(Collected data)
______
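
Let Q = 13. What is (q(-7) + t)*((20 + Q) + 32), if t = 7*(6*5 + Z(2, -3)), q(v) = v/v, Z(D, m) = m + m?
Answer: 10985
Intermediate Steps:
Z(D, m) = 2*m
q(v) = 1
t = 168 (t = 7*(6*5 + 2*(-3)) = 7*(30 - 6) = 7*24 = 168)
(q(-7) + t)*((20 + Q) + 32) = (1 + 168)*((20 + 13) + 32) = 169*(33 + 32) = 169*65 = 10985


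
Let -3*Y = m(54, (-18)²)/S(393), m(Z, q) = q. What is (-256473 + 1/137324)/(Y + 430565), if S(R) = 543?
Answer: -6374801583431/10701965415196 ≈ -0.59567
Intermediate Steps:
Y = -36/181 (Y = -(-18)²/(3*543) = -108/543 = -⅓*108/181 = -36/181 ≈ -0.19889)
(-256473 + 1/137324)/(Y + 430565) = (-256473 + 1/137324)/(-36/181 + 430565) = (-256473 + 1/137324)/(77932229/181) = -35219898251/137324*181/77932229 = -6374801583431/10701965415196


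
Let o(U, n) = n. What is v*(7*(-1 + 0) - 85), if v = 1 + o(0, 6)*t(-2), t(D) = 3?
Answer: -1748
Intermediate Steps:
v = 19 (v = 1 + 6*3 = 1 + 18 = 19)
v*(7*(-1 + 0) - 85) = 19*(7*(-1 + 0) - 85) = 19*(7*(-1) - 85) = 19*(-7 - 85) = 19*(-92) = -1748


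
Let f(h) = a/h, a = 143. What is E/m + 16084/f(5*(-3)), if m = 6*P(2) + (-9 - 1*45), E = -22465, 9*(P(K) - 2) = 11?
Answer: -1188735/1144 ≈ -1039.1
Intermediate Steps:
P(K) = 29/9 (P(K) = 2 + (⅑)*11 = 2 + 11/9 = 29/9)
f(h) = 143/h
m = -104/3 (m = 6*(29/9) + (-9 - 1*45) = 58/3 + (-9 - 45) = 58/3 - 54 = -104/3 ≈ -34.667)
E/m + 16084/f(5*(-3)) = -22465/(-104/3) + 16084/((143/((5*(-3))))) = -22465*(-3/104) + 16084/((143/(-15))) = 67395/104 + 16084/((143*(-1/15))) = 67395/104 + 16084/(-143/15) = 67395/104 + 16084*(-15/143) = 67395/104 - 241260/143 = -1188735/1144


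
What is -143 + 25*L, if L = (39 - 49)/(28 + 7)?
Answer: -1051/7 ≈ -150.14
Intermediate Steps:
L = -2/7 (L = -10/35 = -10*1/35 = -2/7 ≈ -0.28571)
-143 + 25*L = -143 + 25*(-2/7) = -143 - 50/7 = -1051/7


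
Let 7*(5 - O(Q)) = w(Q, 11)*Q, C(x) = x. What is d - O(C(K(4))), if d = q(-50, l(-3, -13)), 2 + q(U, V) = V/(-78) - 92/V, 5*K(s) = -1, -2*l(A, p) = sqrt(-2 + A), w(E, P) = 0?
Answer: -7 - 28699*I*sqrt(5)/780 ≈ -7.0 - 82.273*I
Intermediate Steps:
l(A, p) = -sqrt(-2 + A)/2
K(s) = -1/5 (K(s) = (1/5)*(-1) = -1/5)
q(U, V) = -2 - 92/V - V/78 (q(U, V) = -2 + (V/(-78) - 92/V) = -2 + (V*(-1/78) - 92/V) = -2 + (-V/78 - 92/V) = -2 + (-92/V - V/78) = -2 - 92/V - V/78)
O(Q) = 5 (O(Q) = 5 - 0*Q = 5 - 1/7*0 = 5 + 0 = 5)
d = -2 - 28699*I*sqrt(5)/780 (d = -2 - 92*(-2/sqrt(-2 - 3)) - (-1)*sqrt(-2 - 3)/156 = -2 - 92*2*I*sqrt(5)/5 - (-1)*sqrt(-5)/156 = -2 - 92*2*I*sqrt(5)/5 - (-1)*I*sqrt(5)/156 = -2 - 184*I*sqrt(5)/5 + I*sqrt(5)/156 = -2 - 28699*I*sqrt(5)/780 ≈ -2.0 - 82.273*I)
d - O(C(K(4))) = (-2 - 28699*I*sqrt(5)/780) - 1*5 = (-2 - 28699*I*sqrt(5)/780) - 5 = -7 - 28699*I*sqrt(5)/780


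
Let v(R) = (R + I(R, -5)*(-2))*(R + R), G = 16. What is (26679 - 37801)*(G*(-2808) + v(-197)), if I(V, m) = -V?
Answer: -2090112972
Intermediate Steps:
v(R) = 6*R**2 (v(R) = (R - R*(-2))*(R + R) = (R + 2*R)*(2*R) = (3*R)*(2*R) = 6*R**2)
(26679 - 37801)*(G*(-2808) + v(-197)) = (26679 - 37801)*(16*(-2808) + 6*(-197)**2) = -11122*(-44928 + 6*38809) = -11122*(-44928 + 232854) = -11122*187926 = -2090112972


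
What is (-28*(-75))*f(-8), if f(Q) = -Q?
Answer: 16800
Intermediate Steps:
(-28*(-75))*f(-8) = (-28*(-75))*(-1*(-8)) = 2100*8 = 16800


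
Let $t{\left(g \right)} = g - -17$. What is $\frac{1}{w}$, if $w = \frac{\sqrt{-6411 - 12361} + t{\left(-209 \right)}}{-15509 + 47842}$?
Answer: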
______
WORK REQUEST
Could you restate the records above word for word?

SOLUTION FOR THIS EXERCISE
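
Let Q = 13. What is (q(-7) + t)*((20 + Q) + 32), if t = 7*(6*5 + Z(2, -3)), q(v) = v/v, Z(D, m) = m + m?
Answer: 10985
Intermediate Steps:
Z(D, m) = 2*m
q(v) = 1
t = 168 (t = 7*(6*5 + 2*(-3)) = 7*(30 - 6) = 7*24 = 168)
(q(-7) + t)*((20 + Q) + 32) = (1 + 168)*((20 + 13) + 32) = 169*(33 + 32) = 169*65 = 10985


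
Let -3*Y = m(54, (-18)²)/S(393), m(Z, q) = q. What is (-256473 + 1/137324)/(Y + 430565), if S(R) = 543?
Answer: -6374801583431/10701965415196 ≈ -0.59567
Intermediate Steps:
Y = -36/181 (Y = -(-18)²/(3*543) = -108/543 = -⅓*108/181 = -36/181 ≈ -0.19889)
(-256473 + 1/137324)/(Y + 430565) = (-256473 + 1/137324)/(-36/181 + 430565) = (-256473 + 1/137324)/(77932229/181) = -35219898251/137324*181/77932229 = -6374801583431/10701965415196


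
Let o(U, n) = n. What is v*(7*(-1 + 0) - 85), if v = 1 + o(0, 6)*t(-2), t(D) = 3?
Answer: -1748
Intermediate Steps:
v = 19 (v = 1 + 6*3 = 1 + 18 = 19)
v*(7*(-1 + 0) - 85) = 19*(7*(-1 + 0) - 85) = 19*(7*(-1) - 85) = 19*(-7 - 85) = 19*(-92) = -1748


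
Let f(h) = a/h, a = 143. What is E/m + 16084/f(5*(-3)), if m = 6*P(2) + (-9 - 1*45), E = -22465, 9*(P(K) - 2) = 11?
Answer: -1188735/1144 ≈ -1039.1
Intermediate Steps:
P(K) = 29/9 (P(K) = 2 + (⅑)*11 = 2 + 11/9 = 29/9)
f(h) = 143/h
m = -104/3 (m = 6*(29/9) + (-9 - 1*45) = 58/3 + (-9 - 45) = 58/3 - 54 = -104/3 ≈ -34.667)
E/m + 16084/f(5*(-3)) = -22465/(-104/3) + 16084/((143/((5*(-3))))) = -22465*(-3/104) + 16084/((143/(-15))) = 67395/104 + 16084/((143*(-1/15))) = 67395/104 + 16084/(-143/15) = 67395/104 + 16084*(-15/143) = 67395/104 - 241260/143 = -1188735/1144


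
What is -143 + 25*L, if L = (39 - 49)/(28 + 7)?
Answer: -1051/7 ≈ -150.14
Intermediate Steps:
L = -2/7 (L = -10/35 = -10*1/35 = -2/7 ≈ -0.28571)
-143 + 25*L = -143 + 25*(-2/7) = -143 - 50/7 = -1051/7


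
Let 7*(5 - O(Q)) = w(Q, 11)*Q, C(x) = x. What is d - O(C(K(4))), if d = q(-50, l(-3, -13)), 2 + q(U, V) = V/(-78) - 92/V, 5*K(s) = -1, -2*l(A, p) = sqrt(-2 + A), w(E, P) = 0?
Answer: -7 - 28699*I*sqrt(5)/780 ≈ -7.0 - 82.273*I
Intermediate Steps:
l(A, p) = -sqrt(-2 + A)/2
K(s) = -1/5 (K(s) = (1/5)*(-1) = -1/5)
q(U, V) = -2 - 92/V - V/78 (q(U, V) = -2 + (V/(-78) - 92/V) = -2 + (V*(-1/78) - 92/V) = -2 + (-V/78 - 92/V) = -2 + (-92/V - V/78) = -2 - 92/V - V/78)
O(Q) = 5 (O(Q) = 5 - 0*Q = 5 - 1/7*0 = 5 + 0 = 5)
d = -2 - 28699*I*sqrt(5)/780 (d = -2 - 92*(-2/sqrt(-2 - 3)) - (-1)*sqrt(-2 - 3)/156 = -2 - 92*2*I*sqrt(5)/5 - (-1)*sqrt(-5)/156 = -2 - 92*2*I*sqrt(5)/5 - (-1)*I*sqrt(5)/156 = -2 - 184*I*sqrt(5)/5 + I*sqrt(5)/156 = -2 - 28699*I*sqrt(5)/780 ≈ -2.0 - 82.273*I)
d - O(C(K(4))) = (-2 - 28699*I*sqrt(5)/780) - 1*5 = (-2 - 28699*I*sqrt(5)/780) - 5 = -7 - 28699*I*sqrt(5)/780


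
Let v(R) = (R + I(R, -5)*(-2))*(R + R), G = 16. What is (26679 - 37801)*(G*(-2808) + v(-197)), if I(V, m) = -V?
Answer: -2090112972
Intermediate Steps:
v(R) = 6*R**2 (v(R) = (R - R*(-2))*(R + R) = (R + 2*R)*(2*R) = (3*R)*(2*R) = 6*R**2)
(26679 - 37801)*(G*(-2808) + v(-197)) = (26679 - 37801)*(16*(-2808) + 6*(-197)**2) = -11122*(-44928 + 6*38809) = -11122*(-44928 + 232854) = -11122*187926 = -2090112972


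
What is (-28*(-75))*f(-8), if f(Q) = -Q?
Answer: 16800
Intermediate Steps:
(-28*(-75))*f(-8) = (-28*(-75))*(-1*(-8)) = 2100*8 = 16800


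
Let $t{\left(g \right)} = g - -17$. What is $\frac{1}{w}$, if $w = \frac{\sqrt{-6411 - 12361} + t{\left(-209 \right)}}{-15509 + 47842}$?
Answer: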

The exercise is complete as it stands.